» **How to complete this task**: Go through the listing beneath and show each line containing the string "Answer".

» **Input for this task**:
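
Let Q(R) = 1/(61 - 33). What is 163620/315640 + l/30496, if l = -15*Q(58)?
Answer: 3492710499/6738030208 ≈ 0.51836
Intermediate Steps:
Q(R) = 1/28
l = -15/28 (l = -15*1/28 = -15/28 ≈ -0.53571)
163620/315640 + l/30496 = 163620/315640 - 15/28/30496 = 163620*(1/315640) - 15/28*1/30496 = 8181/15782 - 15/853888 = 3492710499/6738030208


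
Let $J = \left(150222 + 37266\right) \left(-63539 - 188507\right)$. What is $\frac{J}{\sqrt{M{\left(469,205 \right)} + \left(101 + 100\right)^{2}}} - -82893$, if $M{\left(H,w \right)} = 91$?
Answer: $82893 - \frac{23627800224 \sqrt{10123}}{10123} \approx -2.3476 \cdot 10^{8}$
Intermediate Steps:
$J = -47255600448$ ($J = 187488 \left(-252046\right) = -47255600448$)
$\frac{J}{\sqrt{M{\left(469,205 \right)} + \left(101 + 100\right)^{2}}} - -82893 = - \frac{47255600448}{\sqrt{91 + \left(101 + 100\right)^{2}}} - -82893 = - \frac{47255600448}{\sqrt{91 + 201^{2}}} + 82893 = - \frac{47255600448}{\sqrt{91 + 40401}} + 82893 = - \frac{47255600448}{\sqrt{40492}} + 82893 = - \frac{47255600448}{2 \sqrt{10123}} + 82893 = - 47255600448 \frac{\sqrt{10123}}{20246} + 82893 = - \frac{23627800224 \sqrt{10123}}{10123} + 82893 = 82893 - \frac{23627800224 \sqrt{10123}}{10123}$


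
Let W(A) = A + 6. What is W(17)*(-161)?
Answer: -3703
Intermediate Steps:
W(A) = 6 + A
W(17)*(-161) = (6 + 17)*(-161) = 23*(-161) = -3703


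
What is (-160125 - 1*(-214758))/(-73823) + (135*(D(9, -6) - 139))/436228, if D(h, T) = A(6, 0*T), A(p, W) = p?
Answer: -25157936289/32203659644 ≈ -0.78121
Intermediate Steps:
D(h, T) = 6
(-160125 - 1*(-214758))/(-73823) + (135*(D(9, -6) - 139))/436228 = (-160125 - 1*(-214758))/(-73823) + (135*(6 - 139))/436228 = (-160125 + 214758)*(-1/73823) + (135*(-133))*(1/436228) = 54633*(-1/73823) - 17955*1/436228 = -54633/73823 - 17955/436228 = -25157936289/32203659644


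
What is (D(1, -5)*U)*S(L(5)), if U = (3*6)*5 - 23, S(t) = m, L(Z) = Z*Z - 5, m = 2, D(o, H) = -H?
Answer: 670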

» **Solution for this task**:
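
Answer: 3492710499/6738030208 ≈ 0.51836
Answer: $82893 - \frac{23627800224 \sqrt{10123}}{10123} \approx -2.3476 \cdot 10^{8}$
Answer: -3703
Answer: -25157936289/32203659644 ≈ -0.78121
Answer: 670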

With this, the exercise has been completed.